Task goal:
Only one stretch of the records below is wanted: the lines from the one holding "What is the expectiminimax value at the root?" through the one holding "[D=Min: 8, -6, 1]]". Return it exactly, both ends included.

[Start of section]

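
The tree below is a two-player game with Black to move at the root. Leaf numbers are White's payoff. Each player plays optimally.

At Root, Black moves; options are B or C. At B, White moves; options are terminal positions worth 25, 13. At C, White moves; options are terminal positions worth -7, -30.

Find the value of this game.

-7

B (White): max(25, 13) = 25
C (White): max(-7, -30) = -7
Root (Black): min(25, -7) = -7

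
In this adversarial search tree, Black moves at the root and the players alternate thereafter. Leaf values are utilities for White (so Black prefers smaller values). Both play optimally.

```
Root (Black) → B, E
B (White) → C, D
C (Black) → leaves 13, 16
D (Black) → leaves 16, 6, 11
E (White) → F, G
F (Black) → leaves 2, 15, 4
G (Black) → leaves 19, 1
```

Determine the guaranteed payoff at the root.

C (Black): min(13, 16) = 13
D (Black): min(16, 6, 11) = 6
B (White): max(13, 6) = 13
F (Black): min(2, 15, 4) = 2
G (Black): min(19, 1) = 1
E (White): max(2, 1) = 2
Root (Black): min(13, 2) = 2

2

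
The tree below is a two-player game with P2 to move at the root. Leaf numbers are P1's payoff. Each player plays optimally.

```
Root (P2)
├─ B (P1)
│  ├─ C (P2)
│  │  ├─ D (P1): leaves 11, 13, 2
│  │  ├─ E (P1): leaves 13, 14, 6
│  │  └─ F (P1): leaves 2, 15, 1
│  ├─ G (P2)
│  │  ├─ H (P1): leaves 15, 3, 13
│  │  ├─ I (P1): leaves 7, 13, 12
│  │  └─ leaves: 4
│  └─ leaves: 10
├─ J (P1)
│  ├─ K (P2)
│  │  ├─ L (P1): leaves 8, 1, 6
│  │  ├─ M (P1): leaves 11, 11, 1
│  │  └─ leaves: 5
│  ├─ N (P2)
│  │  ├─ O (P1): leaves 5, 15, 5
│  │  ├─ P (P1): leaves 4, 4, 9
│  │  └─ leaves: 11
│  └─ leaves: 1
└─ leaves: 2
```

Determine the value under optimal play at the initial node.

2

D (P1): max(11, 13, 2) = 13
E (P1): max(13, 14, 6) = 14
F (P1): max(2, 15, 1) = 15
C (P2): min(13, 14, 15) = 13
H (P1): max(15, 3, 13) = 15
I (P1): max(7, 13, 12) = 13
G (P2): min(15, 13, 4) = 4
B (P1): max(13, 4, 10) = 13
L (P1): max(8, 1, 6) = 8
M (P1): max(11, 11, 1) = 11
K (P2): min(8, 11, 5) = 5
O (P1): max(5, 15, 5) = 15
P (P1): max(4, 4, 9) = 9
N (P2): min(15, 9, 11) = 9
J (P1): max(5, 9, 1) = 9
Root (P2): min(13, 9, 2) = 2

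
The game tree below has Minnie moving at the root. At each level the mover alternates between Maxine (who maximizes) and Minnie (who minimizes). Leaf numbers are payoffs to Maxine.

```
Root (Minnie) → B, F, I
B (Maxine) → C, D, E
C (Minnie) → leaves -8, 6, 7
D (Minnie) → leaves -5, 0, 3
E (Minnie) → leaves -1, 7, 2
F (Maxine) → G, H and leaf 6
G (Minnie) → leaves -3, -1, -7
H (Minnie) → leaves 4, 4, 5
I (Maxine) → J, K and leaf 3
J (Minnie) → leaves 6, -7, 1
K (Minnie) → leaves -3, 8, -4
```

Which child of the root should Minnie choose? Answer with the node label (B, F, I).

C (Minnie): min(-8, 6, 7) = -8
D (Minnie): min(-5, 0, 3) = -5
E (Minnie): min(-1, 7, 2) = -1
B (Maxine): max(-8, -5, -1) = -1
G (Minnie): min(-3, -1, -7) = -7
H (Minnie): min(4, 4, 5) = 4
F (Maxine): max(-7, 4, 6) = 6
J (Minnie): min(6, -7, 1) = -7
K (Minnie): min(-3, 8, -4) = -4
I (Maxine): max(-7, -4, 3) = 3
Root (Minnie): min(-1, 6, 3) = -1
Minnie picks the child with the lowest value: B (value -1).

B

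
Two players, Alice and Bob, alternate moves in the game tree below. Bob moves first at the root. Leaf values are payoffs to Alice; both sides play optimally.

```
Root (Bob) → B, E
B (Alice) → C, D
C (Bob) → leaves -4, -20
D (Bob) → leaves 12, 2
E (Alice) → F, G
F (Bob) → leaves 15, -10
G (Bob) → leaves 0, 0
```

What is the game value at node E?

F: min(15, -10) = -10
G: min(0, 0) = 0
E: max(-10, 0) = 0

0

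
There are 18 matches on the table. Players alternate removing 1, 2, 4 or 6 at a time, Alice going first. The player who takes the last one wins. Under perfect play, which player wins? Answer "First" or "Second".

i:   0  1  2  3  4  5  6  7  8  9 10 11 12 13 14 15 16 17 18
     L  W  W  L  W  W  W  W  L  W  W  L  W  W  W  W  L  W  W
Position 18 is W, so the first player wins.

First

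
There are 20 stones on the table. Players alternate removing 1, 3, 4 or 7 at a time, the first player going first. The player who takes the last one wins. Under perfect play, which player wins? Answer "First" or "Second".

First

i:   0  1  2  3  4  5  6  7  8  9 10 11 12 13 14 15 16 17 18 19 20
     L  W  L  W  W  W  W  W  L  W  L  W  W  W  W  W  L  W  L  W  W
Position 20 is W, so the first player wins.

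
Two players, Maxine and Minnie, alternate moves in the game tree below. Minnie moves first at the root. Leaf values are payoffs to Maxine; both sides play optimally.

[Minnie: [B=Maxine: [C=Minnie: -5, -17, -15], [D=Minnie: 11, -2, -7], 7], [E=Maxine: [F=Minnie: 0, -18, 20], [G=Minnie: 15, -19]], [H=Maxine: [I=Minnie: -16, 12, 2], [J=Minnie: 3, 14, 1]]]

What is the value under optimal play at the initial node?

-18

C (Minnie): min(-5, -17, -15) = -17
D (Minnie): min(11, -2, -7) = -7
B (Maxine): max(-17, -7, 7) = 7
F (Minnie): min(0, -18, 20) = -18
G (Minnie): min(15, -19) = -19
E (Maxine): max(-18, -19) = -18
I (Minnie): min(-16, 12, 2) = -16
J (Minnie): min(3, 14, 1) = 1
H (Maxine): max(-16, 1) = 1
Root (Minnie): min(7, -18, 1) = -18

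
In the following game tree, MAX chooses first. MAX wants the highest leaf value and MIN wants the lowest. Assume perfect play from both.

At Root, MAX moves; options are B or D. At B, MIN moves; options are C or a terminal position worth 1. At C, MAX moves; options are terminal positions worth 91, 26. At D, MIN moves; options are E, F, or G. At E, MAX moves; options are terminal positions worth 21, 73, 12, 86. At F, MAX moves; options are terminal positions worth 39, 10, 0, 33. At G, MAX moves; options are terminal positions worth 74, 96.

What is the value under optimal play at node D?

39

E: max(21, 73, 12, 86) = 86
F: max(39, 10, 0, 33) = 39
G: max(74, 96) = 96
D: min(86, 39, 96) = 39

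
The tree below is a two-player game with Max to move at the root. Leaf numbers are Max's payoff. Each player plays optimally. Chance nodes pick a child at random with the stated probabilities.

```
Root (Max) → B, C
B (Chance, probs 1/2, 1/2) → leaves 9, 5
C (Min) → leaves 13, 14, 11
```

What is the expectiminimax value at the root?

B (Chance): 1/2·9 + 1/2·5 = 7
C (Min): min(13, 14, 11) = 11
Root (Max): max(7, 11) = 11

11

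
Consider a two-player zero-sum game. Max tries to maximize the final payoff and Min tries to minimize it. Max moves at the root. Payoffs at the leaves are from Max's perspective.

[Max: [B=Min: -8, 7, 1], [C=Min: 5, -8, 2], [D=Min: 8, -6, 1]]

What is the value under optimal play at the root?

-6

B (Min): min(-8, 7, 1) = -8
C (Min): min(5, -8, 2) = -8
D (Min): min(8, -6, 1) = -6
Root (Max): max(-8, -8, -6) = -6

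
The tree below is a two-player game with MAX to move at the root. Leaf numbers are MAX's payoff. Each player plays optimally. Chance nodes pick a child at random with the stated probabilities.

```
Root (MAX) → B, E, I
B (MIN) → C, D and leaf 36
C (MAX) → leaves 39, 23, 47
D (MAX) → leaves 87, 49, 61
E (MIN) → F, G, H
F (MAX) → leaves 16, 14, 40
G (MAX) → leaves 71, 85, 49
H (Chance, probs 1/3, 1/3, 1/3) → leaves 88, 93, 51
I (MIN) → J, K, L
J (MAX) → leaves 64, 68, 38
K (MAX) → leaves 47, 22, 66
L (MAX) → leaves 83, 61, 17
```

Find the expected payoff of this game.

66

C (MAX): max(39, 23, 47) = 47
D (MAX): max(87, 49, 61) = 87
B (MIN): min(47, 87, 36) = 36
F (MAX): max(16, 14, 40) = 40
G (MAX): max(71, 85, 49) = 85
H (Chance): 1/3·88 + 1/3·93 + 1/3·51 = 77.33
E (MIN): min(40, 85, 77.33) = 40
J (MAX): max(64, 68, 38) = 68
K (MAX): max(47, 22, 66) = 66
L (MAX): max(83, 61, 17) = 83
I (MIN): min(68, 66, 83) = 66
Root (MAX): max(36, 40, 66) = 66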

[End of section]

Answer to the problem:
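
What is the expectiminimax value at the root?

B (Chance): 1/2·9 + 1/2·5 = 7
C (Min): min(13, 14, 11) = 11
Root (Max): max(7, 11) = 11

11

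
Consider a two-player zero-sum game. Max tries to maximize the final payoff and Min tries to minimize it. Max moves at the root. Payoffs at the leaves are from Max's perspective.

[Max: [B=Min: -8, 7, 1], [C=Min: 5, -8, 2], [D=Min: 8, -6, 1]]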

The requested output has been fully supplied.